[Extracted data entries]
◇ ◇ ◇ ◇ ◇

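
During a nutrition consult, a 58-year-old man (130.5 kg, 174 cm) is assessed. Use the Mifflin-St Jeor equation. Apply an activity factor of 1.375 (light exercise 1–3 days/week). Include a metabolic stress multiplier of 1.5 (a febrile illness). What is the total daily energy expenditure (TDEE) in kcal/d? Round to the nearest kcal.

Mifflin-St Jeor (male): BMR = 10(130.5) + 6.25(174) − 5(58) + 5 = 1305 + 1087.5 − 290 + 5 = 2107.5 kcal/day.
TEE = BMR × activity factor = 2107.5 × 1.375 = 2897.8125 kcal/day.
Apply stress factor: 2897.8125 × 1.5 = 4346.7188 kcal/day.

4347 kcal/d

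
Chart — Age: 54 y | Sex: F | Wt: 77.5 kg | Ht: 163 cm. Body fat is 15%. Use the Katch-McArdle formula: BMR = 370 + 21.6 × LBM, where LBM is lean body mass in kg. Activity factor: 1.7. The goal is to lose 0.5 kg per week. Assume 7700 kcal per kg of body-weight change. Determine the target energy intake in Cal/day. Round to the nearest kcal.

LBM = 77.5 × (1 − 0.15) = 65.875 kg. Katch-McArdle: BMR = 370 + 21.6 × 65.875 = 1792.9 kcal/day.
TEE = 1792.9 × 1.7 = 3047.93 kcal/day.
Required daily deficit = 0.5 × 7700 ÷ 7 = 550 kcal/day.
Target intake = 3047.93 − 550 = 2497.93 kcal/day.

2498 Cal/day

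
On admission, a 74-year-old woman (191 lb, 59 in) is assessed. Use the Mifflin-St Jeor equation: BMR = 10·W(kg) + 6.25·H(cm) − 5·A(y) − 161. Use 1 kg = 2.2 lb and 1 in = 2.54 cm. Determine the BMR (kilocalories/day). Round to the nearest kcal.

Convert to metric: weight = 191 ÷ 2.2 = 86.8182 kg; height = 59 × 2.54 = 149.86 cm.
Mifflin-St Jeor (female): BMR = 10(86.8182) + 6.25(149.86) − 5(74) − 161 = 868.1818 + 936.625 − 370 − 161 = 1273.8068 kcal/day.

1274 kilocalories/day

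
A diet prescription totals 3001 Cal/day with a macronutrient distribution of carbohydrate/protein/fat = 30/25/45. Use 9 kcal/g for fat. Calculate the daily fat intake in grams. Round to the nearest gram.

150 g/day

Fat energy = 45% × 3001 = 1350.45 kcal.
At 9 kcal/g: 1350.45 ÷ 9 = 150.05 g.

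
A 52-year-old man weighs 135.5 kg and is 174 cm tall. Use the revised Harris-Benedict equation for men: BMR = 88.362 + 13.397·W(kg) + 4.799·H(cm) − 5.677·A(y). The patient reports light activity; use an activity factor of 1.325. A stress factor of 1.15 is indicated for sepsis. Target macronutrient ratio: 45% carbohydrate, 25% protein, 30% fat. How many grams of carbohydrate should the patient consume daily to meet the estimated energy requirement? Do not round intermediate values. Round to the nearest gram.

419 g/day

Harris-Benedict: BMR = 88.362 + 13.397(135.5) + 4.799(174) − 5.677(52) = 2443.4775 kcal/day.
TEE = 2443.4775 × 1.325 = 3237.6077 kcal/day.
With stress factor 1.15: 3237.6077 × 1.15 = 3723.2488 kcal/day.
Carbohydrate energy = 45% × 3723.2488 = 1675.462 kcal.
Carbohydrate = 1675.462 ÷ 4 kcal/g = 418.8655 g.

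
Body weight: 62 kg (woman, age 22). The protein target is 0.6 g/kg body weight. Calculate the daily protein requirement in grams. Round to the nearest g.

Protein = 0.6 g/kg × 62 kg = 37.2 g/day.

37 g/day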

◇ ◇ ◇ ◇ ◇

■ **What is expected**
Extract every line above exactly as it stands.

■ **Exercise solution**
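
During a nutrition consult, a 58-year-old man (130.5 kg, 174 cm) is assessed. Use the Mifflin-St Jeor equation. Apply an activity factor of 1.375 (light exercise 1–3 days/week). Include a metabolic stress multiplier of 1.5 (a febrile illness). What is the total daily energy expenditure (TDEE) in kcal/d? Round to the nearest kcal.

Mifflin-St Jeor (male): BMR = 10(130.5) + 6.25(174) − 5(58) + 5 = 1305 + 1087.5 − 290 + 5 = 2107.5 kcal/day.
TEE = BMR × activity factor = 2107.5 × 1.375 = 2897.8125 kcal/day.
Apply stress factor: 2897.8125 × 1.5 = 4346.7188 kcal/day.

4347 kcal/d

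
Chart — Age: 54 y | Sex: F | Wt: 77.5 kg | Ht: 163 cm. Body fat is 15%. Use the Katch-McArdle formula: BMR = 370 + 21.6 × LBM, where LBM is lean body mass in kg. Activity factor: 1.7. The goal is to lose 0.5 kg per week. Assume 7700 kcal per kg of body-weight change. Determine the target energy intake in Cal/day. Round to the nearest kcal.

LBM = 77.5 × (1 − 0.15) = 65.875 kg. Katch-McArdle: BMR = 370 + 21.6 × 65.875 = 1792.9 kcal/day.
TEE = 1792.9 × 1.7 = 3047.93 kcal/day.
Required daily deficit = 0.5 × 7700 ÷ 7 = 550 kcal/day.
Target intake = 3047.93 − 550 = 2497.93 kcal/day.

2498 Cal/day

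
On admission, a 74-year-old woman (191 lb, 59 in) is assessed. Use the Mifflin-St Jeor equation: BMR = 10·W(kg) + 6.25·H(cm) − 5·A(y) − 161. Use 1 kg = 2.2 lb and 1 in = 2.54 cm. Determine the BMR (kilocalories/day). Round to the nearest kcal.

Convert to metric: weight = 191 ÷ 2.2 = 86.8182 kg; height = 59 × 2.54 = 149.86 cm.
Mifflin-St Jeor (female): BMR = 10(86.8182) + 6.25(149.86) − 5(74) − 161 = 868.1818 + 936.625 − 370 − 161 = 1273.8068 kcal/day.

1274 kilocalories/day

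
A diet prescription totals 3001 Cal/day with a macronutrient distribution of carbohydrate/protein/fat = 30/25/45. Use 9 kcal/g for fat. Calculate the daily fat intake in grams. Round to the nearest gram.

150 g/day

Fat energy = 45% × 3001 = 1350.45 kcal.
At 9 kcal/g: 1350.45 ÷ 9 = 150.05 g.

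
A 52-year-old man weighs 135.5 kg and is 174 cm tall. Use the revised Harris-Benedict equation for men: BMR = 88.362 + 13.397·W(kg) + 4.799·H(cm) − 5.677·A(y). The patient reports light activity; use an activity factor of 1.325. A stress factor of 1.15 is indicated for sepsis. Target macronutrient ratio: 45% carbohydrate, 25% protein, 30% fat. How many grams of carbohydrate should the patient consume daily to meet the estimated energy requirement? Do not round intermediate values. Round to the nearest gram.

419 g/day

Harris-Benedict: BMR = 88.362 + 13.397(135.5) + 4.799(174) − 5.677(52) = 2443.4775 kcal/day.
TEE = 2443.4775 × 1.325 = 3237.6077 kcal/day.
With stress factor 1.15: 3237.6077 × 1.15 = 3723.2488 kcal/day.
Carbohydrate energy = 45% × 3723.2488 = 1675.462 kcal.
Carbohydrate = 1675.462 ÷ 4 kcal/g = 418.8655 g.

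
Body weight: 62 kg (woman, age 22). The protein target is 0.6 g/kg body weight. Calculate the daily protein requirement in grams. Round to the nearest g.

Protein = 0.6 g/kg × 62 kg = 37.2 g/day.

37 g/day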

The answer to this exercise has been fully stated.